*WHAT THE EXERCISE ASKS*
Using the data below, return every line that holds the word "positive".

---------- AVAILABLE RECORDS ----------

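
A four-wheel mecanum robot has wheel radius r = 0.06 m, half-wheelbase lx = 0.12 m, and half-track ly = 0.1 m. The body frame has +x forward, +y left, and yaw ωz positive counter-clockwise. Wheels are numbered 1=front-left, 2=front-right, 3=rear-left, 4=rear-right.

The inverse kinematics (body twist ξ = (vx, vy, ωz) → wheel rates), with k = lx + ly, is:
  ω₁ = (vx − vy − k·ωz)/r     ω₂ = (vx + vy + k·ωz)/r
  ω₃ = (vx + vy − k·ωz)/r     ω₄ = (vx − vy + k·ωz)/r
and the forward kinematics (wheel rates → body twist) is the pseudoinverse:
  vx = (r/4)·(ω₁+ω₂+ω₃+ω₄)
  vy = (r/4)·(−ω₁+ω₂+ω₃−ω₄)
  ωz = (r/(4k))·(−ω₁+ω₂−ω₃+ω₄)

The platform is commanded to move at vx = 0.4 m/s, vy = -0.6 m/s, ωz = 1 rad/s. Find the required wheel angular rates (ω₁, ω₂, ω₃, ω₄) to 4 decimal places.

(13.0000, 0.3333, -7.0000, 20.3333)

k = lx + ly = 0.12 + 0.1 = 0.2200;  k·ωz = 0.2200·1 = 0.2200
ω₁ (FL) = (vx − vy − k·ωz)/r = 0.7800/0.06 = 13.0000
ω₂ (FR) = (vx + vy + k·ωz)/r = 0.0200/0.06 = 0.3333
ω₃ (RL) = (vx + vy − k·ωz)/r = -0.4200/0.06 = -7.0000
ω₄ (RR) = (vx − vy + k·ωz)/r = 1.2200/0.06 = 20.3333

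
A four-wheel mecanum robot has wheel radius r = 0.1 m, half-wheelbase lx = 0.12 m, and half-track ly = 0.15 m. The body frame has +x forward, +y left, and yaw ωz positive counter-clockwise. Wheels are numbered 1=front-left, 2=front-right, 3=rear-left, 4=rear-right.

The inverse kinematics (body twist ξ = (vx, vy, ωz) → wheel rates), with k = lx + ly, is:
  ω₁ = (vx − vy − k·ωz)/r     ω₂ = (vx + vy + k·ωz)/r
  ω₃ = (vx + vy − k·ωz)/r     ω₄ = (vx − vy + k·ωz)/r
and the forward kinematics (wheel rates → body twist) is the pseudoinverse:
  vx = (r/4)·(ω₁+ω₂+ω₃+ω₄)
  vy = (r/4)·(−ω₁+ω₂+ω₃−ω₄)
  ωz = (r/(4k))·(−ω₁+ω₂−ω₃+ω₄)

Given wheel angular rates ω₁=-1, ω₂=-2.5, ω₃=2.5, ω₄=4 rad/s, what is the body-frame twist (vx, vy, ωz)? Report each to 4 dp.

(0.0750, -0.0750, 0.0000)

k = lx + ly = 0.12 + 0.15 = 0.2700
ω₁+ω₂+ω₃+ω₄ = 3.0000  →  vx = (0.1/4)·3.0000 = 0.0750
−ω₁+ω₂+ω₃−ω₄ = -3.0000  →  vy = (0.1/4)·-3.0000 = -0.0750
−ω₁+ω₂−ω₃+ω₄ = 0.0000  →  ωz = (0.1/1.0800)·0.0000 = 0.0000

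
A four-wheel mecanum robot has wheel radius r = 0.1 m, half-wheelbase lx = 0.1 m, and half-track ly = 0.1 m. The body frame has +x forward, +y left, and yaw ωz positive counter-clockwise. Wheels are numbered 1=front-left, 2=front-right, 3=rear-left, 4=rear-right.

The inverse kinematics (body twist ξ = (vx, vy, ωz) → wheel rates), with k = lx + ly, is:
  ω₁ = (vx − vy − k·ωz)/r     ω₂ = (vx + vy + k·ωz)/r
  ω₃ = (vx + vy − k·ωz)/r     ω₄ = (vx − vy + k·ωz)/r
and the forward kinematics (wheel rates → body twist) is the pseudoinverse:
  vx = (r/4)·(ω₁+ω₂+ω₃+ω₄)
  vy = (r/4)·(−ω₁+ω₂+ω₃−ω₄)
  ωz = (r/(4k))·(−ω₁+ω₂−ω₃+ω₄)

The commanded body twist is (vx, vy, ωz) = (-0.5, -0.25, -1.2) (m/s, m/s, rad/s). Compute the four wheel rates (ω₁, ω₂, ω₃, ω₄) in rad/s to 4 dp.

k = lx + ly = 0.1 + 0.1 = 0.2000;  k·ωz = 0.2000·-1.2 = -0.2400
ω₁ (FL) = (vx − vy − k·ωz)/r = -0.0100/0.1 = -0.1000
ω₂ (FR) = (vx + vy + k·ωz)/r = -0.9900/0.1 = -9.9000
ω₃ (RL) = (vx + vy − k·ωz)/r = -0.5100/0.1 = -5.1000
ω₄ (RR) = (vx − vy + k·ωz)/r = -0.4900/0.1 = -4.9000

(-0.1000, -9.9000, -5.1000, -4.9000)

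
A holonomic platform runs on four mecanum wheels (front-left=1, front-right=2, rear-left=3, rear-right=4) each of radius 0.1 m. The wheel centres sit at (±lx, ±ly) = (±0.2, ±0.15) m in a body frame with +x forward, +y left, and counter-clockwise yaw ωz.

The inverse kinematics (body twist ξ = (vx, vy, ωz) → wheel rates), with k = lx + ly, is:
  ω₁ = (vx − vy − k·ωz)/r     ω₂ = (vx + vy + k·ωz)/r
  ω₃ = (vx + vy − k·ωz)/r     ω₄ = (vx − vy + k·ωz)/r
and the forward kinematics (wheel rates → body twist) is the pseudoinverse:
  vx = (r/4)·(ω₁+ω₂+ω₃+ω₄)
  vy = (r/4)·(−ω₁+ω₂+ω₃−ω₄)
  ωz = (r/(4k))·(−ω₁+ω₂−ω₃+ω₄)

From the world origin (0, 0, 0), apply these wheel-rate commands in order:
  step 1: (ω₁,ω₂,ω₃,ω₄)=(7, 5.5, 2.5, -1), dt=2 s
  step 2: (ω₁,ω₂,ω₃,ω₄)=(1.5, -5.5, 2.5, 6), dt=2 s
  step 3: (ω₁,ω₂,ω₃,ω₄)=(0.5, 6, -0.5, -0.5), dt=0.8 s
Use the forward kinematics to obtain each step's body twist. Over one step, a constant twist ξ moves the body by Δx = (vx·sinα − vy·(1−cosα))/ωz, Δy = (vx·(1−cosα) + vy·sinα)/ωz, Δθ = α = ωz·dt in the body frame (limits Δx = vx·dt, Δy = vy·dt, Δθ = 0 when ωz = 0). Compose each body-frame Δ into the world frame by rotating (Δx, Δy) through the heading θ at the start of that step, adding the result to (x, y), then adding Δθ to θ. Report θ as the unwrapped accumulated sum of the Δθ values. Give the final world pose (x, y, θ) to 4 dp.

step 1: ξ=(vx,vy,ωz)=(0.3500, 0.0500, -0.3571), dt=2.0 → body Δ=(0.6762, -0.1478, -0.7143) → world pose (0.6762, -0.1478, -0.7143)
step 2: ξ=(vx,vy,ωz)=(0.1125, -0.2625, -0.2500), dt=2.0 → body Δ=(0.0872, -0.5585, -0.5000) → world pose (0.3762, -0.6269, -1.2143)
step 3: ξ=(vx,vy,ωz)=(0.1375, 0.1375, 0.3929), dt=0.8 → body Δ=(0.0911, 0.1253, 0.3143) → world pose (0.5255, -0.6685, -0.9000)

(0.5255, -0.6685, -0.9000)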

----------

*EXPECTED ANSWER*
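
A four-wheel mecanum robot has wheel radius r = 0.06 m, half-wheelbase lx = 0.12 m, and half-track ly = 0.1 m. The body frame has +x forward, +y left, and yaw ωz positive counter-clockwise. Wheels are numbered 1=front-left, 2=front-right, 3=rear-left, 4=rear-right.
A four-wheel mecanum robot has wheel radius r = 0.1 m, half-wheelbase lx = 0.12 m, and half-track ly = 0.15 m. The body frame has +x forward, +y left, and yaw ωz positive counter-clockwise. Wheels are numbered 1=front-left, 2=front-right, 3=rear-left, 4=rear-right.
A four-wheel mecanum robot has wheel radius r = 0.1 m, half-wheelbase lx = 0.1 m, and half-track ly = 0.1 m. The body frame has +x forward, +y left, and yaw ωz positive counter-clockwise. Wheels are numbered 1=front-left, 2=front-right, 3=rear-left, 4=rear-right.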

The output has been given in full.